[Records to process — start]

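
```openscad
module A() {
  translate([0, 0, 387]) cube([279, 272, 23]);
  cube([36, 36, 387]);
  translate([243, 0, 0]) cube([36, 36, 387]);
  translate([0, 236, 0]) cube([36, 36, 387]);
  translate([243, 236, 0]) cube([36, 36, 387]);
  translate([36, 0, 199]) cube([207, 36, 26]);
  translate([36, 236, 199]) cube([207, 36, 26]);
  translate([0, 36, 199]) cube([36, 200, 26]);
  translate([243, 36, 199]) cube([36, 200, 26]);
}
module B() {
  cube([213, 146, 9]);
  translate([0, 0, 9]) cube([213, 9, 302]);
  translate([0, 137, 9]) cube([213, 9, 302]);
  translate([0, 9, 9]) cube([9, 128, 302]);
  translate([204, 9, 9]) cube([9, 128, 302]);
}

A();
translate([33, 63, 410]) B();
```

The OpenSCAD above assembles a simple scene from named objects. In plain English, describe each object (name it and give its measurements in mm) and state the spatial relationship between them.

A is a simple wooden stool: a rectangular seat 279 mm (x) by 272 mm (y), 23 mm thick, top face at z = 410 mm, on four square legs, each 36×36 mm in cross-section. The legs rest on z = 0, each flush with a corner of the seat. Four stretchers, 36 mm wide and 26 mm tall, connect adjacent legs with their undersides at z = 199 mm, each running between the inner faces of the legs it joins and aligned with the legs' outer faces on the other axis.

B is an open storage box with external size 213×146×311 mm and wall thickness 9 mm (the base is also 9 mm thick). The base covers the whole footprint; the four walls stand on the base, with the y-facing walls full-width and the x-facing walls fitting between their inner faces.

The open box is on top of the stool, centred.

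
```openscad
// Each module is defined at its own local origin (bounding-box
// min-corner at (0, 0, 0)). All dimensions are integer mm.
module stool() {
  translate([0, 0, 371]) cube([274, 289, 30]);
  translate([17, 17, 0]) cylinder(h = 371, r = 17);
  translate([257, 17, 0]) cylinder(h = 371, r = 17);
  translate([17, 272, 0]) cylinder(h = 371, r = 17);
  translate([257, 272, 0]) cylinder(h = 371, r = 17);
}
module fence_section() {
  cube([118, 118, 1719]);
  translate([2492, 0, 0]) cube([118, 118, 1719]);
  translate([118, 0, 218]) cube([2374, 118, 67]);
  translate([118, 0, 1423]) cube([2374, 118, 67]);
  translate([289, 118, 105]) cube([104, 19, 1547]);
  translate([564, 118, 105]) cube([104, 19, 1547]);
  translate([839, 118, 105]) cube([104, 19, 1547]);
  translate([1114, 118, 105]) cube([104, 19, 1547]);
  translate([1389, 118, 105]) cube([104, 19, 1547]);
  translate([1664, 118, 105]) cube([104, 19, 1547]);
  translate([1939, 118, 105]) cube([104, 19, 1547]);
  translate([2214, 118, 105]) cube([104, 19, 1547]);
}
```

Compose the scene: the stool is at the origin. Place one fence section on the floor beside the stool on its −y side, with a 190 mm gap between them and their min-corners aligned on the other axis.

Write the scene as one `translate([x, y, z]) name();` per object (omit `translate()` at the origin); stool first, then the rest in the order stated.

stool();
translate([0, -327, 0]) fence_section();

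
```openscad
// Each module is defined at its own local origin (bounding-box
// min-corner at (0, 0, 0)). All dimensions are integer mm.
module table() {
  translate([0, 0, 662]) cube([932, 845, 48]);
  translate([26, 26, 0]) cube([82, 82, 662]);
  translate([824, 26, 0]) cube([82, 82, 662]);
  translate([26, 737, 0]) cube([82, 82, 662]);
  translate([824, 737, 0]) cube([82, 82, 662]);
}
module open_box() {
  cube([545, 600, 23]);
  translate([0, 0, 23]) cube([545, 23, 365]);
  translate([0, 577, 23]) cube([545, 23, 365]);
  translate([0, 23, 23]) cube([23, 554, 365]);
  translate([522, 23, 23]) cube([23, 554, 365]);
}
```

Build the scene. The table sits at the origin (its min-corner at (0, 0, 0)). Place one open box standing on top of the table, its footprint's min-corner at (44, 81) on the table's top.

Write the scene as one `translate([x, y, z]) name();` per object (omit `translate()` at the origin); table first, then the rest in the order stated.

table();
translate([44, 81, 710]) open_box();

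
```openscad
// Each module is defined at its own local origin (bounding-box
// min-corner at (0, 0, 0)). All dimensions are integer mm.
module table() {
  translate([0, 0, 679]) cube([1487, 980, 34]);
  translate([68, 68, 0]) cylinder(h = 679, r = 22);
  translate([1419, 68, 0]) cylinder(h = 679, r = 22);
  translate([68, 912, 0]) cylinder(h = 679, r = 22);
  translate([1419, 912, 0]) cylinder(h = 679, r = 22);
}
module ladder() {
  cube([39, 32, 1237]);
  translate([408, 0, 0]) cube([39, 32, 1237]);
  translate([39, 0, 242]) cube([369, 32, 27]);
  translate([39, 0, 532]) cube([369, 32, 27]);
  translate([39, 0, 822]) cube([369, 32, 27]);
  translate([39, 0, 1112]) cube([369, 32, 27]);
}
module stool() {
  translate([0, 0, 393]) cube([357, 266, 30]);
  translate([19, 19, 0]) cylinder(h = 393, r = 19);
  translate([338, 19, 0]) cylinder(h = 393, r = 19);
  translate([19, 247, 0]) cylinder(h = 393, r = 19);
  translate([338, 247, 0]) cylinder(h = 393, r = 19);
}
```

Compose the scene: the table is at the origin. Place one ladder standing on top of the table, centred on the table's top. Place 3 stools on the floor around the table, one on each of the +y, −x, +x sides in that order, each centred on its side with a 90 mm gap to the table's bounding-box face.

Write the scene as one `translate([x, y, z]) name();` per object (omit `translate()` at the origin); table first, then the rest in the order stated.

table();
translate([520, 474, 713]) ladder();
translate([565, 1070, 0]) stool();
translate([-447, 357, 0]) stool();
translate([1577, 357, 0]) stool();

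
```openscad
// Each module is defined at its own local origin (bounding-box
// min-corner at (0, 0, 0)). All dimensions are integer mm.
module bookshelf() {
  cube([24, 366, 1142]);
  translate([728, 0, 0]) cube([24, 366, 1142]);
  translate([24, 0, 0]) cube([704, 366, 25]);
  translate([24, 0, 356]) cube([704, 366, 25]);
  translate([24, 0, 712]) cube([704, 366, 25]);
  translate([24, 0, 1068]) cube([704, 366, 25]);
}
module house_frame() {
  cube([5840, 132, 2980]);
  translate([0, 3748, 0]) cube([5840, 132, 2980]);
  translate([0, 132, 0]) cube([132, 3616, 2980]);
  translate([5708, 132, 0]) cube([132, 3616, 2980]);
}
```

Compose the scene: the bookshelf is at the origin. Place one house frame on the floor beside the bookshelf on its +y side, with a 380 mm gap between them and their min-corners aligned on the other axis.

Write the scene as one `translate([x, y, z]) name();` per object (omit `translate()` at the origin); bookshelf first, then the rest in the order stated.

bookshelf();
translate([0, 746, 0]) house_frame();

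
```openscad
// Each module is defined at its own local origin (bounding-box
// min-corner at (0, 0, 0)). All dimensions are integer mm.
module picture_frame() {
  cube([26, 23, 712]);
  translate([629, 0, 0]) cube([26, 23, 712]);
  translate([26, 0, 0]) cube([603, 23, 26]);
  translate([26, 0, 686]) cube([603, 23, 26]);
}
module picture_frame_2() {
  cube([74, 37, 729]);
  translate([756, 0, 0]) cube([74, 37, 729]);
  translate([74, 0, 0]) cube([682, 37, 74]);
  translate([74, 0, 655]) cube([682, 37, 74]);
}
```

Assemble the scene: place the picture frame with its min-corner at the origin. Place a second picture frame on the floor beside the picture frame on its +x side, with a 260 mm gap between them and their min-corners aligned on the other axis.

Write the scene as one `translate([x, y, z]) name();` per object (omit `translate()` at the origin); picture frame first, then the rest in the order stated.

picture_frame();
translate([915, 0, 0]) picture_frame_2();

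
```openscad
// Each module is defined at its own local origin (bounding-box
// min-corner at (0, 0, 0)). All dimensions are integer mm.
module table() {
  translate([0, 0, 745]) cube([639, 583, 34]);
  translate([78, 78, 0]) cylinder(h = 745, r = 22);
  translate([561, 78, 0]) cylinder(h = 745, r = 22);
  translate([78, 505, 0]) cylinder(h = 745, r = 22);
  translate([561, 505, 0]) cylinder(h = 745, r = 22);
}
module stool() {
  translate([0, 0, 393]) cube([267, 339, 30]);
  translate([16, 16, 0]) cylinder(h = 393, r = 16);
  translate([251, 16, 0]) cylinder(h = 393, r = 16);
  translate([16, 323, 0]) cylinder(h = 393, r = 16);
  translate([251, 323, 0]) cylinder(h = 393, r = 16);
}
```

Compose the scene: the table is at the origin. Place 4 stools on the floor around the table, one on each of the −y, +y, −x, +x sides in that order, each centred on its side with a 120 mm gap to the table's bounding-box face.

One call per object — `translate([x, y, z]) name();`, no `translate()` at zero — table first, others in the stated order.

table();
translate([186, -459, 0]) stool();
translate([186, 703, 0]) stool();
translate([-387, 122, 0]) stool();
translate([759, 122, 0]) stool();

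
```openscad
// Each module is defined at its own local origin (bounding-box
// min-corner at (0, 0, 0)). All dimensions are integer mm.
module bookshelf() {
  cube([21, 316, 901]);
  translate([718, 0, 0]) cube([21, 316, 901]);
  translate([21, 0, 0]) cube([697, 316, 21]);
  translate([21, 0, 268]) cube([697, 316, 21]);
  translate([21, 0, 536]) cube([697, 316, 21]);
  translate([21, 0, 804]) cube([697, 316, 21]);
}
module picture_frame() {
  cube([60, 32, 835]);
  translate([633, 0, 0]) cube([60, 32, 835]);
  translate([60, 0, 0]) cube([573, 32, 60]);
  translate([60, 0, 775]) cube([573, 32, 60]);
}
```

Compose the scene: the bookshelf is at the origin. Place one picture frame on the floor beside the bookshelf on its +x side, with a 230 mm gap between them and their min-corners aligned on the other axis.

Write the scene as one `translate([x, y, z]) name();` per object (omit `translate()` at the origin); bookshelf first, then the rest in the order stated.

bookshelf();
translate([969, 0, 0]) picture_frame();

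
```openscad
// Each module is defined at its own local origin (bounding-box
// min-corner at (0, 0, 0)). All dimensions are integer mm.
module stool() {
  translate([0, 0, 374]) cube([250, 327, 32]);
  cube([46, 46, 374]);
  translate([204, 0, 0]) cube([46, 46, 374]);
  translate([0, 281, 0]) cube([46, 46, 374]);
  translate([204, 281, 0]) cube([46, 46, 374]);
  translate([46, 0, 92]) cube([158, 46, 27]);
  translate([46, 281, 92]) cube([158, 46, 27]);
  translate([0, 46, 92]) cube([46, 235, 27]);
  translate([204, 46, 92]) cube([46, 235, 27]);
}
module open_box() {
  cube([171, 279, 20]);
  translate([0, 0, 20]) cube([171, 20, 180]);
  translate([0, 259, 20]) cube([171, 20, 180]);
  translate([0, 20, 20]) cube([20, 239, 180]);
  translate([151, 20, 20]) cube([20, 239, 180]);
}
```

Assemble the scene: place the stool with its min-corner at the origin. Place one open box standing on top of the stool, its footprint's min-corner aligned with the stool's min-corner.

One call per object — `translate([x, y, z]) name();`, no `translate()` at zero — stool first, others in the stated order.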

[Records to process — finish]

§ Work task:
Look through the entries above. Copy out every line holding the word "stools".

§ Written answer:
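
Compose the scene: the table is at the origin. Place one ladder standing on top of the table, centred on the table's top. Place 3 stools on the floor around the table, one on each of the +y, −x, +x sides in that order, each centred on its side with a 90 mm gap to the table's bounding-box face.
Compose the scene: the table is at the origin. Place 4 stools on the floor around the table, one on each of the −y, +y, −x, +x sides in that order, each centred on its side with a 120 mm gap to the table's bounding-box face.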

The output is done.